### SUPPLIED MATERIAL
..........
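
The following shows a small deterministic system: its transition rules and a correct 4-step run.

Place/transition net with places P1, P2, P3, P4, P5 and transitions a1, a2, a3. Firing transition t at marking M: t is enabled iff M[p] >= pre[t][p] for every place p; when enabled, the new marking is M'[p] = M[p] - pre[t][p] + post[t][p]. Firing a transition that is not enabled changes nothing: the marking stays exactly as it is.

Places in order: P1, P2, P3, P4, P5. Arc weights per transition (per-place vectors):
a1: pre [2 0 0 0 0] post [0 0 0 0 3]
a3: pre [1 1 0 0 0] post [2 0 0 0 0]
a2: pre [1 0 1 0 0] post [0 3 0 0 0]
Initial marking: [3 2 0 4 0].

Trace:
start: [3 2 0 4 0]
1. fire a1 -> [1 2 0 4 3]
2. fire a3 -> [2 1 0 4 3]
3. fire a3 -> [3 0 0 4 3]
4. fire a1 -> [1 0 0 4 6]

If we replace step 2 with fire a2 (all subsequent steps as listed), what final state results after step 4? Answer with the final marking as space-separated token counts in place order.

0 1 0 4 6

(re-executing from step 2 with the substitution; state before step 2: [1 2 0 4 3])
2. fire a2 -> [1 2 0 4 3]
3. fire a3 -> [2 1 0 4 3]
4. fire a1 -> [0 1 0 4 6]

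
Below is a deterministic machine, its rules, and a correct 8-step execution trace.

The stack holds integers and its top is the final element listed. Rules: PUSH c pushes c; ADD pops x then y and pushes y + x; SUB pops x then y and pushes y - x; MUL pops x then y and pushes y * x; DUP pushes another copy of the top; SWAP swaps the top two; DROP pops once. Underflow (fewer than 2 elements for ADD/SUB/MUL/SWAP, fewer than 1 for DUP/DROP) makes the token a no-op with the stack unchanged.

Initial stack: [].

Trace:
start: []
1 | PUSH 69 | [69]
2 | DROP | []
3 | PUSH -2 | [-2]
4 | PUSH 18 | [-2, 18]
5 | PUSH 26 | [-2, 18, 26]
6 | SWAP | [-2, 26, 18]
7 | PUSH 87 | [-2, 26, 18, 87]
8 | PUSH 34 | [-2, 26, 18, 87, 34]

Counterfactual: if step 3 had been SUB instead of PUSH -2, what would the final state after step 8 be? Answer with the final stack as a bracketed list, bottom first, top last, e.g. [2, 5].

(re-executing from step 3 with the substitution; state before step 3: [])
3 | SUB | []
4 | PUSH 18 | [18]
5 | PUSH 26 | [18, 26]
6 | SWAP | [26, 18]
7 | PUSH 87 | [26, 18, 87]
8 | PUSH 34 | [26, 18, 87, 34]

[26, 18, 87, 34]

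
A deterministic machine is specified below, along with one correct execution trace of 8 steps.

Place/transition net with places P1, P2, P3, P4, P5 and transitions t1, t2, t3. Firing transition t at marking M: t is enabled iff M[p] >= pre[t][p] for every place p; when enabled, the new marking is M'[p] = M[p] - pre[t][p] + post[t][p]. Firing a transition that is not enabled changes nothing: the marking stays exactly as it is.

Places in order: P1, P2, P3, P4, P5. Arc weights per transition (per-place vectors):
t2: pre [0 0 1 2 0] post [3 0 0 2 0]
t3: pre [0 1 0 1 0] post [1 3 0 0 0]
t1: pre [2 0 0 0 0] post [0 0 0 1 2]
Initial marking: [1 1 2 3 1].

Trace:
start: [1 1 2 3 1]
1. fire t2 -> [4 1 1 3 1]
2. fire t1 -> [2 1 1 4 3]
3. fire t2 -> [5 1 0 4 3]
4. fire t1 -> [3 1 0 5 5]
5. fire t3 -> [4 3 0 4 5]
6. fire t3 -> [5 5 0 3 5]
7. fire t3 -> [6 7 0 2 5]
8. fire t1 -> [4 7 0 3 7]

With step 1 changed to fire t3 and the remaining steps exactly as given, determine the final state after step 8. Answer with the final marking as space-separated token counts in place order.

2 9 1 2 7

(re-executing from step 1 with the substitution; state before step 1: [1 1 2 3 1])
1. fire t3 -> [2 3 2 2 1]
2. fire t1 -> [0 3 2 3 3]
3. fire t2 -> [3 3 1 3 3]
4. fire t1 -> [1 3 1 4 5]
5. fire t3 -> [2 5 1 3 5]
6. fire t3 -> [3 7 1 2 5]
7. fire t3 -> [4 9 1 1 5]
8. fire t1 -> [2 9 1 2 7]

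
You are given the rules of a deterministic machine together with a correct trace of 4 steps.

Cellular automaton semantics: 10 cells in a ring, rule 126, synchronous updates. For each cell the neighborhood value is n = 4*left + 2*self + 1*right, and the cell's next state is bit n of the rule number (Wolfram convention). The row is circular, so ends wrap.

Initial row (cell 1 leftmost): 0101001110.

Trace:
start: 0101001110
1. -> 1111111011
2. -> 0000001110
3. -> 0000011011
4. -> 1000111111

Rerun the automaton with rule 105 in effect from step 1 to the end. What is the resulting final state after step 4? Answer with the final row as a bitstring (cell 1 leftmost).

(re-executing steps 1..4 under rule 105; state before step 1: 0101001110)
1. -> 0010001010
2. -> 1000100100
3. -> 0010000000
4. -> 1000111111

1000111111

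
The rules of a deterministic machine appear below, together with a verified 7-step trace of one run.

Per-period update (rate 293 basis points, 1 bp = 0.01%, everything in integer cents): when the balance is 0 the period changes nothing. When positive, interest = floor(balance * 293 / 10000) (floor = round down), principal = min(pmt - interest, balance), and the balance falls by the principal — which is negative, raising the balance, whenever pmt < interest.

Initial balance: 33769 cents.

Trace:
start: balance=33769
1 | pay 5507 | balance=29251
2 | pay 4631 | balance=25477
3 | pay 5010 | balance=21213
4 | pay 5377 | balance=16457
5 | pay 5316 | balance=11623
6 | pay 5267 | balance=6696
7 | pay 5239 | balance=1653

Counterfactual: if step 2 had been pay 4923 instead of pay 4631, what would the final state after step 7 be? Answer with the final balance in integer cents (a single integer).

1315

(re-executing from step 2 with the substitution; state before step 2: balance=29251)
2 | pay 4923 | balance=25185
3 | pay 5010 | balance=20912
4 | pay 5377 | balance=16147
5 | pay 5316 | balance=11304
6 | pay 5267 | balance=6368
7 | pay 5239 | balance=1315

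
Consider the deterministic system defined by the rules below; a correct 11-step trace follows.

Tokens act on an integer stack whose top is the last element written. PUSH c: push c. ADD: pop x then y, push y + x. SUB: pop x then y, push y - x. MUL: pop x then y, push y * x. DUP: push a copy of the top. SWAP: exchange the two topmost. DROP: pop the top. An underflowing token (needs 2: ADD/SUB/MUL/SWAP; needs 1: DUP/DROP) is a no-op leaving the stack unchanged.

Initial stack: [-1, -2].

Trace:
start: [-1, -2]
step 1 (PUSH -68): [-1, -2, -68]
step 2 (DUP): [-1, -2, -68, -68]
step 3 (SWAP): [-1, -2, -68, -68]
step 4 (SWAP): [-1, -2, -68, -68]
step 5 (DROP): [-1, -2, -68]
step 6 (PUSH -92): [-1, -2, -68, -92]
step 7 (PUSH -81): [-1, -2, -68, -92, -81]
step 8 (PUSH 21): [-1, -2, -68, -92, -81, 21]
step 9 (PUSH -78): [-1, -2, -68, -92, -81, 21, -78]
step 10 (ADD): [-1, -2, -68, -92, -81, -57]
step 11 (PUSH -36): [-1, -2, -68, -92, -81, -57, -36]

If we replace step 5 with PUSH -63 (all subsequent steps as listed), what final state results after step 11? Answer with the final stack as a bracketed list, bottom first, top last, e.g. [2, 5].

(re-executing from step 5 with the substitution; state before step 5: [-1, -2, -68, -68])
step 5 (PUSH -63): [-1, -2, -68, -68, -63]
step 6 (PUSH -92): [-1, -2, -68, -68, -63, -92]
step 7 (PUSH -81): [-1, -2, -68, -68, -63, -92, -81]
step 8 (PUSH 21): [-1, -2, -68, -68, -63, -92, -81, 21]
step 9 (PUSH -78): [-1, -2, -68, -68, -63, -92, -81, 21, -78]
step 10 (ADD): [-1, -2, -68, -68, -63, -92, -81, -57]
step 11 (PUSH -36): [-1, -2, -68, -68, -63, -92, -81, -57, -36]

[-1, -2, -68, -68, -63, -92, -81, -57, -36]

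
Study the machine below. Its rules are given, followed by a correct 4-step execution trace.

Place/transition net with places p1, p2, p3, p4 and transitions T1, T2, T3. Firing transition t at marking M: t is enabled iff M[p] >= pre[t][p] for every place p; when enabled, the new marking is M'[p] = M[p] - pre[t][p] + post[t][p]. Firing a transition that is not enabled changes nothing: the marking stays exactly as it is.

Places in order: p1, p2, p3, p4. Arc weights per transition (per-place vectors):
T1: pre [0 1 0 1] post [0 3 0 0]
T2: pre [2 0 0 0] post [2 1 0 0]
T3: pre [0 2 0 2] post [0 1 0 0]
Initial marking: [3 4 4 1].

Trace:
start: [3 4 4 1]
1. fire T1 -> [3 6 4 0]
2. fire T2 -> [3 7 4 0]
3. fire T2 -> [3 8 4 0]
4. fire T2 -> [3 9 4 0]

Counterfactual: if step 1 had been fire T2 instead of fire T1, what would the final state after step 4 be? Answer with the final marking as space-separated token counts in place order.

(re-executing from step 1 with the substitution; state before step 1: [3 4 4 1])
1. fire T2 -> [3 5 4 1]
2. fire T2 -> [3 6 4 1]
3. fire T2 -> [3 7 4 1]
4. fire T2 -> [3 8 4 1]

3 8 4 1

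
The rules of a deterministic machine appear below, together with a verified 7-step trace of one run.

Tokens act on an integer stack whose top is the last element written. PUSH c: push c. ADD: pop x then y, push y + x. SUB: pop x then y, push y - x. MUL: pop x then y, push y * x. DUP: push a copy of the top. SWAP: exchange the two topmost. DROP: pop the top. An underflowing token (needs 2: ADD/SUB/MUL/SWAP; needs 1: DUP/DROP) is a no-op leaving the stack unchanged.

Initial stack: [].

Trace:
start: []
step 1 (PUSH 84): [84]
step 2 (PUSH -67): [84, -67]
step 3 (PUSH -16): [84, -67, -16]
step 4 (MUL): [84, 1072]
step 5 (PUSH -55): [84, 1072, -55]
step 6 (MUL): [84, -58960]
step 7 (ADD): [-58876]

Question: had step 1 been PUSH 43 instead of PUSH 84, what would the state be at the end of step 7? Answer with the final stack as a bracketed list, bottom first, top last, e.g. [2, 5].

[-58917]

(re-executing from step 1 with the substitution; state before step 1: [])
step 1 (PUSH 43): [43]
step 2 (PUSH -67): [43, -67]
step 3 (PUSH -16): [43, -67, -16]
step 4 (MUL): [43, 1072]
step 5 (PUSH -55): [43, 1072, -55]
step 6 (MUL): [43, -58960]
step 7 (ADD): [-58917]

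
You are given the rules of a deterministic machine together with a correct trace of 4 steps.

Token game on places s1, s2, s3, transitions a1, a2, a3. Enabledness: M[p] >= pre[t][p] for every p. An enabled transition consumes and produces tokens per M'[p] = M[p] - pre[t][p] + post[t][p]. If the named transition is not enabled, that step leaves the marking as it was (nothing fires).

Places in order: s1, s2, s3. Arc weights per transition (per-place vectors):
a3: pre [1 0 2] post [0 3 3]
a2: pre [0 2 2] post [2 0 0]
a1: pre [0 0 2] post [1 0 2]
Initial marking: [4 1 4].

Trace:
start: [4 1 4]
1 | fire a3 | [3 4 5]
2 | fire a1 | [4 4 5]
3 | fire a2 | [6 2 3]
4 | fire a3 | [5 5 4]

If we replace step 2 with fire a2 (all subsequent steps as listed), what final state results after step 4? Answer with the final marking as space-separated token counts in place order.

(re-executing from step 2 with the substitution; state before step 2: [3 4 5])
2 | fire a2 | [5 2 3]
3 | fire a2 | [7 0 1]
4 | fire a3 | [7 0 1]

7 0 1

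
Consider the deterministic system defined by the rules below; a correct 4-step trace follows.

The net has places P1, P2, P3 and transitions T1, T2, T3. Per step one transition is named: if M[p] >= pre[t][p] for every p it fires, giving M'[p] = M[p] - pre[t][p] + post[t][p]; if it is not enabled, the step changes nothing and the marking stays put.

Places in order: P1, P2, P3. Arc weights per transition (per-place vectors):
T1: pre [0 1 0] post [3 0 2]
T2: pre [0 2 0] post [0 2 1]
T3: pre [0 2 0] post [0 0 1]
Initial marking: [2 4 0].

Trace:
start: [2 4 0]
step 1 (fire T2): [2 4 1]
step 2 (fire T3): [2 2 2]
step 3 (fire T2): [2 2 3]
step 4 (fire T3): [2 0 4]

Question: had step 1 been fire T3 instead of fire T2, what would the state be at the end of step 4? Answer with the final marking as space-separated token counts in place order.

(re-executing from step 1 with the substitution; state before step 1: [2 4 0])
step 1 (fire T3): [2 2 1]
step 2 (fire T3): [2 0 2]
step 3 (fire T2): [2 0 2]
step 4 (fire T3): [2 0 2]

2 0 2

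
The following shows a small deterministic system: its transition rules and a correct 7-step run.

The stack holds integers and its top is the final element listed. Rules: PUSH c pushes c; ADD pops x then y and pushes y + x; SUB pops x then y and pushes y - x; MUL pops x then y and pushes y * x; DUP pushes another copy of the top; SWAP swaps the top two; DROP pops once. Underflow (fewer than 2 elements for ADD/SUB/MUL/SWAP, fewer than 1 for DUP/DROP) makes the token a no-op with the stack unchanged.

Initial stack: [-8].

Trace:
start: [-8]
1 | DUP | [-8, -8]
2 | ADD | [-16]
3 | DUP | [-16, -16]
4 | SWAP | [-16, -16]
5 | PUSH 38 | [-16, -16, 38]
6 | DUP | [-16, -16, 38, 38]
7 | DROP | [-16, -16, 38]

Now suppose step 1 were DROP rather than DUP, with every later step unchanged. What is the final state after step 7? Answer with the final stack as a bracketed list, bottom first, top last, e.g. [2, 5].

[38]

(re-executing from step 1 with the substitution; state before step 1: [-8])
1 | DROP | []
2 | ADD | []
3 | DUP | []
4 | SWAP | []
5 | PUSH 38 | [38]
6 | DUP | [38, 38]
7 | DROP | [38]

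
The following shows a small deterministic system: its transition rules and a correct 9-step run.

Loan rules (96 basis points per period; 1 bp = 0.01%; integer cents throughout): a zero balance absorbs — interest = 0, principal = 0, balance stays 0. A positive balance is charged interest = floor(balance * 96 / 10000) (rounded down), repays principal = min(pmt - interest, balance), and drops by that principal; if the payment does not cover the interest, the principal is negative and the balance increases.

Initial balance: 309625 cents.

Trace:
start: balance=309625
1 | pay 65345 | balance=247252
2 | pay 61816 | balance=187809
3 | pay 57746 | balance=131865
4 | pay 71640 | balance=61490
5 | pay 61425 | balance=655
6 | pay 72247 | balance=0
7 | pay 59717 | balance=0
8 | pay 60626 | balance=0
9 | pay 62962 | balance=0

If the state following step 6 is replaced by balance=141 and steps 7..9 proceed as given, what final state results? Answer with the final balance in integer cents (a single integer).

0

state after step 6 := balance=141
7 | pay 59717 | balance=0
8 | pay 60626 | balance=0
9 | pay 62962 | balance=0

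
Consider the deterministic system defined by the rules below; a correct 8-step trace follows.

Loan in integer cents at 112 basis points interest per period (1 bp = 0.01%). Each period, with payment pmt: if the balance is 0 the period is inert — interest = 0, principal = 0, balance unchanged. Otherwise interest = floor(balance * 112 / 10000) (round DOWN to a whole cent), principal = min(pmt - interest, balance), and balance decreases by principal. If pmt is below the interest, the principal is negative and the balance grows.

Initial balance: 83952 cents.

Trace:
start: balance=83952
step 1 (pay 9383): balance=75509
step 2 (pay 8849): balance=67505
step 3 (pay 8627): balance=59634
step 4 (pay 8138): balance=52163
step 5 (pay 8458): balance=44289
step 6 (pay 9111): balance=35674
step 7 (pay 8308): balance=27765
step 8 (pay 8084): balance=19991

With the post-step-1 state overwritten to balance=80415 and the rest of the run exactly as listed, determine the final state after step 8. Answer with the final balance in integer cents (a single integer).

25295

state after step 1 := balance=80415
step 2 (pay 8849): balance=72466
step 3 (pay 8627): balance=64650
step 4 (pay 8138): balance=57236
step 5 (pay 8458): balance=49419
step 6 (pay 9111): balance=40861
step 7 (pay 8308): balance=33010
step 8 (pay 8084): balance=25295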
..........
### WORK ORDER
Identify every line above that includes the word "positive", and show those lines.

### OUTPUT BELOW
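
Per-period update (rate 293 basis points, 1 bp = 0.01%, everything in integer cents): when the balance is 0 the period changes nothing. When positive, interest = floor(balance * 293 / 10000) (floor = round down), principal = min(pmt - interest, balance), and the balance falls by the principal — which is negative, raising the balance, whenever pmt < interest.
Loan rules (96 basis points per period; 1 bp = 0.01%; integer cents throughout): a zero balance absorbs — interest = 0, principal = 0, balance stays 0. A positive balance is charged interest = floor(balance * 96 / 10000) (rounded down), repays principal = min(pmt - interest, balance), and drops by that principal; if the payment does not cover the interest, the principal is negative and the balance increases.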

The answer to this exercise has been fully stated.